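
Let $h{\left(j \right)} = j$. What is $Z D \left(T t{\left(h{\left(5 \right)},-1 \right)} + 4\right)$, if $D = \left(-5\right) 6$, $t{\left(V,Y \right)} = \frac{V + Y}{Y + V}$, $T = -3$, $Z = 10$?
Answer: $-300$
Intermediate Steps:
$t{\left(V,Y \right)} = 1$ ($t{\left(V,Y \right)} = \frac{V + Y}{V + Y} = 1$)
$D = -30$
$Z D \left(T t{\left(h{\left(5 \right)},-1 \right)} + 4\right) = 10 \left(-30\right) \left(\left(-3\right) 1 + 4\right) = - 300 \left(-3 + 4\right) = \left(-300\right) 1 = -300$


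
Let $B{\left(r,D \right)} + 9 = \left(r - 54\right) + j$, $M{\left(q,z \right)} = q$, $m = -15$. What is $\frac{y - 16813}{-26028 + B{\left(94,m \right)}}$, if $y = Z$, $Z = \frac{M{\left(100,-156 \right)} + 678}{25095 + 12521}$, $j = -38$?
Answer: $\frac{63243703}{97933256} \approx 0.64578$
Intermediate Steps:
$B{\left(r,D \right)} = -101 + r$ ($B{\left(r,D \right)} = -9 + \left(\left(r - 54\right) - 38\right) = -9 + \left(\left(-54 + r\right) - 38\right) = -9 + \left(-92 + r\right) = -101 + r$)
$Z = \frac{389}{18808}$ ($Z = \frac{100 + 678}{25095 + 12521} = \frac{778}{37616} = 778 \cdot \frac{1}{37616} = \frac{389}{18808} \approx 0.020683$)
$y = \frac{389}{18808} \approx 0.020683$
$\frac{y - 16813}{-26028 + B{\left(94,m \right)}} = \frac{\frac{389}{18808} - 16813}{-26028 + \left(-101 + 94\right)} = - \frac{316218515}{18808 \left(-26028 - 7\right)} = - \frac{316218515}{18808 \left(-26035\right)} = \left(- \frac{316218515}{18808}\right) \left(- \frac{1}{26035}\right) = \frac{63243703}{97933256}$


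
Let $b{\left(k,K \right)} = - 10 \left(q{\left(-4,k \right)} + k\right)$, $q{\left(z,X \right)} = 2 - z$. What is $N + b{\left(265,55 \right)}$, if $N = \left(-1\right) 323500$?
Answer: $-326210$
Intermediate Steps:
$b{\left(k,K \right)} = -60 - 10 k$ ($b{\left(k,K \right)} = - 10 \left(\left(2 - -4\right) + k\right) = - 10 \left(\left(2 + 4\right) + k\right) = - 10 \left(6 + k\right) = -60 - 10 k$)
$N = -323500$
$N + b{\left(265,55 \right)} = -323500 - 2710 = -326210$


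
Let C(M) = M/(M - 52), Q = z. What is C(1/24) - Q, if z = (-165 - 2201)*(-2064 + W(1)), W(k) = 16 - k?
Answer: -6045373699/1247 ≈ -4.8479e+6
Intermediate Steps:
z = 4847934 (z = (-165 - 2201)*(-2064 + (16 - 1*1)) = -2366*(-2064 + (16 - 1)) = -2366*(-2064 + 15) = -2366*(-2049) = 4847934)
Q = 4847934
C(M) = M/(-52 + M)
C(1/24) - Q = 1/(24*(-52 + 1/24)) - 1*4847934 = 1/(24*(-52 + 1/24)) - 4847934 = 1/(24*(-1247/24)) - 4847934 = (1/24)*(-24/1247) - 4847934 = -1/1247 - 4847934 = -6045373699/1247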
§ §
The response should be an exact copy of every line above.

**RESPONSE TO THE EXERCISE:**
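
Let $h{\left(j \right)} = j$. What is $Z D \left(T t{\left(h{\left(5 \right)},-1 \right)} + 4\right)$, if $D = \left(-5\right) 6$, $t{\left(V,Y \right)} = \frac{V + Y}{Y + V}$, $T = -3$, $Z = 10$?
Answer: $-300$
Intermediate Steps:
$t{\left(V,Y \right)} = 1$ ($t{\left(V,Y \right)} = \frac{V + Y}{V + Y} = 1$)
$D = -30$
$Z D \left(T t{\left(h{\left(5 \right)},-1 \right)} + 4\right) = 10 \left(-30\right) \left(\left(-3\right) 1 + 4\right) = - 300 \left(-3 + 4\right) = \left(-300\right) 1 = -300$


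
Let $B{\left(r,D \right)} + 9 = \left(r - 54\right) + j$, $M{\left(q,z \right)} = q$, $m = -15$. What is $\frac{y - 16813}{-26028 + B{\left(94,m \right)}}$, if $y = Z$, $Z = \frac{M{\left(100,-156 \right)} + 678}{25095 + 12521}$, $j = -38$?
Answer: $\frac{63243703}{97933256} \approx 0.64578$
Intermediate Steps:
$B{\left(r,D \right)} = -101 + r$ ($B{\left(r,D \right)} = -9 + \left(\left(r - 54\right) - 38\right) = -9 + \left(\left(-54 + r\right) - 38\right) = -9 + \left(-92 + r\right) = -101 + r$)
$Z = \frac{389}{18808}$ ($Z = \frac{100 + 678}{25095 + 12521} = \frac{778}{37616} = 778 \cdot \frac{1}{37616} = \frac{389}{18808} \approx 0.020683$)
$y = \frac{389}{18808} \approx 0.020683$
$\frac{y - 16813}{-26028 + B{\left(94,m \right)}} = \frac{\frac{389}{18808} - 16813}{-26028 + \left(-101 + 94\right)} = - \frac{316218515}{18808 \left(-26028 - 7\right)} = - \frac{316218515}{18808 \left(-26035\right)} = \left(- \frac{316218515}{18808}\right) \left(- \frac{1}{26035}\right) = \frac{63243703}{97933256}$


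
Let $b{\left(k,K \right)} = - 10 \left(q{\left(-4,k \right)} + k\right)$, $q{\left(z,X \right)} = 2 - z$. What is $N + b{\left(265,55 \right)}$, if $N = \left(-1\right) 323500$?
Answer: $-326210$
Intermediate Steps:
$b{\left(k,K \right)} = -60 - 10 k$ ($b{\left(k,K \right)} = - 10 \left(\left(2 - -4\right) + k\right) = - 10 \left(\left(2 + 4\right) + k\right) = - 10 \left(6 + k\right) = -60 - 10 k$)
$N = -323500$
$N + b{\left(265,55 \right)} = -323500 - 2710 = -326210$


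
Let C(M) = M/(M - 52), Q = z. What is C(1/24) - Q, if z = (-165 - 2201)*(-2064 + W(1)), W(k) = 16 - k?
Answer: -6045373699/1247 ≈ -4.8479e+6
Intermediate Steps:
z = 4847934 (z = (-165 - 2201)*(-2064 + (16 - 1*1)) = -2366*(-2064 + (16 - 1)) = -2366*(-2064 + 15) = -2366*(-2049) = 4847934)
Q = 4847934
C(M) = M/(-52 + M)
C(1/24) - Q = 1/(24*(-52 + 1/24)) - 1*4847934 = 1/(24*(-52 + 1/24)) - 4847934 = 1/(24*(-1247/24)) - 4847934 = (1/24)*(-24/1247) - 4847934 = -1/1247 - 4847934 = -6045373699/1247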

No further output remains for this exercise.